#### TASK REQUIREMENTS
Only lines holding the word "entries" are wanted. Copy them from the listing below.

DATA EXTRACTS below:

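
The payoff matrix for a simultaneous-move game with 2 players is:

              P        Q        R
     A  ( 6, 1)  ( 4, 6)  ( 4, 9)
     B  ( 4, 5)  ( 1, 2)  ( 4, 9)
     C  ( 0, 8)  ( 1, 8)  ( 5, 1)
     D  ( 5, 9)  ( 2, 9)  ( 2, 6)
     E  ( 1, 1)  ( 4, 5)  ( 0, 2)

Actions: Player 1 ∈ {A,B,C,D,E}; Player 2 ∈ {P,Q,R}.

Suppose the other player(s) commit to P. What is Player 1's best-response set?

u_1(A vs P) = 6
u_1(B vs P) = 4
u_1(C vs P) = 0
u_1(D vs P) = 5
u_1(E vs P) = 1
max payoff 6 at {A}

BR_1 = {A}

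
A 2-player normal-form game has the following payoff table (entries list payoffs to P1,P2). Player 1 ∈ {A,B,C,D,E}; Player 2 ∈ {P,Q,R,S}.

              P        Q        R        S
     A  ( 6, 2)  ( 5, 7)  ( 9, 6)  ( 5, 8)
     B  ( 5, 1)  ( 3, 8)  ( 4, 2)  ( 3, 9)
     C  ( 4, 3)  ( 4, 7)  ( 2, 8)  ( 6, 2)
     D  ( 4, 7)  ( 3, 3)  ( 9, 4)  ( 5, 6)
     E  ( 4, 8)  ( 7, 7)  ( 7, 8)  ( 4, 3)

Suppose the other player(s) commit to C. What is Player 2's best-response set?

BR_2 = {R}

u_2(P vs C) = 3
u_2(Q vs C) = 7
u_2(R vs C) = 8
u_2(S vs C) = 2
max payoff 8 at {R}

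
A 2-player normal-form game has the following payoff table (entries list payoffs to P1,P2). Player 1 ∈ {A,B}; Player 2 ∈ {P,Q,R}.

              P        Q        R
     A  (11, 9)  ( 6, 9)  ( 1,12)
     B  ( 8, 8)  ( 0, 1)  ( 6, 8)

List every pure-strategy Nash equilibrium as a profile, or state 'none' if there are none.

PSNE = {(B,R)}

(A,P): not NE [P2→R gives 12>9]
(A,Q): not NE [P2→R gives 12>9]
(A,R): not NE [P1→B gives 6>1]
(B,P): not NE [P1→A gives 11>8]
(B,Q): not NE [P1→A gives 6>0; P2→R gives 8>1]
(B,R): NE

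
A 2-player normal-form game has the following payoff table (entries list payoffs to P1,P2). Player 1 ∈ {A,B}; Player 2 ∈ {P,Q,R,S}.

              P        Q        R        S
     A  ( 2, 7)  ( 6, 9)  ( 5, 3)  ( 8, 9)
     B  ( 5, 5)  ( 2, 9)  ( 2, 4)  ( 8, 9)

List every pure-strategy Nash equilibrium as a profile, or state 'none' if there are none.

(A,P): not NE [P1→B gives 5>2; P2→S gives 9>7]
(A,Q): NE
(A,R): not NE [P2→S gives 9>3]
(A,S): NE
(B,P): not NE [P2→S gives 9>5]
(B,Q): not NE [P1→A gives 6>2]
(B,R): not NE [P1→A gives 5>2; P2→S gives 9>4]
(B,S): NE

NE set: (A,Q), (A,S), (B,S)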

End of DATA EXTRACTS.
DATA EXTRACTS below:

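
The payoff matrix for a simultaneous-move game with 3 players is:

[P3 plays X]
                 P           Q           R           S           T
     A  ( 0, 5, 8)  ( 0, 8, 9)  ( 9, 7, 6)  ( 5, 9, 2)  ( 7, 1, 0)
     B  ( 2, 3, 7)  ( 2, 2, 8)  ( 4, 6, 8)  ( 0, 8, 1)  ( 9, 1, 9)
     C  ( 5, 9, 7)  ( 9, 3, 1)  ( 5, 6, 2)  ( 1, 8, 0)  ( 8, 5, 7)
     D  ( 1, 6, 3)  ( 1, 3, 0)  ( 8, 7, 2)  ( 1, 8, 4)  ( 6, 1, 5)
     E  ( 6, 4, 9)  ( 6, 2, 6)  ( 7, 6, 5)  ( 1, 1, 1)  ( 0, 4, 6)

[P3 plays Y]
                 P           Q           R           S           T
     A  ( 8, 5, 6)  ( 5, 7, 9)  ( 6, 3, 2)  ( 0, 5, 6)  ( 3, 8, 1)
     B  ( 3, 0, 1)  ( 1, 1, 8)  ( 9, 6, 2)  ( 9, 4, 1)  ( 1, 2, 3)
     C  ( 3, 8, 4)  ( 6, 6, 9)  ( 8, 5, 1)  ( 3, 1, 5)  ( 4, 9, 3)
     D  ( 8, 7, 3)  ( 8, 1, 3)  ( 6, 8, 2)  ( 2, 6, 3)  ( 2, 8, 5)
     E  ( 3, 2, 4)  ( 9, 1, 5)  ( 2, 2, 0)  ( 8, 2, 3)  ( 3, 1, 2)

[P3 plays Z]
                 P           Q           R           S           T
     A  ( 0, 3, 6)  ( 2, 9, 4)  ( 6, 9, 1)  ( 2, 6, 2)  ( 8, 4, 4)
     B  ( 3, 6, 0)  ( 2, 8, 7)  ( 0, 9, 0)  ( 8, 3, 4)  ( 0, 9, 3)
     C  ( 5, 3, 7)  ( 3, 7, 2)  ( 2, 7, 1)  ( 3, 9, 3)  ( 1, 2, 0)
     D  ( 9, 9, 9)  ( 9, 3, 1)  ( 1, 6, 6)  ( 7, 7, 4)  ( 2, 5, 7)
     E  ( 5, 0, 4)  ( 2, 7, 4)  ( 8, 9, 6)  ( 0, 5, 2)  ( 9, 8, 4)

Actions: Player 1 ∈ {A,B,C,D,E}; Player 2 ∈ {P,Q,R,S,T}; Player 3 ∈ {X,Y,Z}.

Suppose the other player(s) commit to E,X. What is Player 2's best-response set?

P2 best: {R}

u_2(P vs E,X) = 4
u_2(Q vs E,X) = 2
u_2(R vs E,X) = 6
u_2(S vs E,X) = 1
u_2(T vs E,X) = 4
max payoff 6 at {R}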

End of DATA EXTRACTS.
DATA EXTRACTS below:

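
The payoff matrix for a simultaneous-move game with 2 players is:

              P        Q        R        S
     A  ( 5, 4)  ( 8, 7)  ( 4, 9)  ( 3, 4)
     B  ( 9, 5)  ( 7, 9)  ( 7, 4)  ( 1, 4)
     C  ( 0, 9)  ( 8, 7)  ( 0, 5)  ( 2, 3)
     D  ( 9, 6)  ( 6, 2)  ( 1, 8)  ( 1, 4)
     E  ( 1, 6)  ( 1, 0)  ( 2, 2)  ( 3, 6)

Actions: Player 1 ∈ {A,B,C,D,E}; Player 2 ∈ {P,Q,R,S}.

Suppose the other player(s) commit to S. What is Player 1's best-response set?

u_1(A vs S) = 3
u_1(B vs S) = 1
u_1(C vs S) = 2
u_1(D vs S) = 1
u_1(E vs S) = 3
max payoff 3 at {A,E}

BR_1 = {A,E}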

End of DATA EXTRACTS.

#### WRITTEN REPLY
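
A 2-player normal-form game has the following payoff table (entries list payoffs to P1,P2). Player 1 ∈ {A,B,C,D,E}; Player 2 ∈ {P,Q,R,S}.
A 2-player normal-form game has the following payoff table (entries list payoffs to P1,P2). Player 1 ∈ {A,B}; Player 2 ∈ {P,Q,R}.
A 2-player normal-form game has the following payoff table (entries list payoffs to P1,P2). Player 1 ∈ {A,B}; Player 2 ∈ {P,Q,R,S}.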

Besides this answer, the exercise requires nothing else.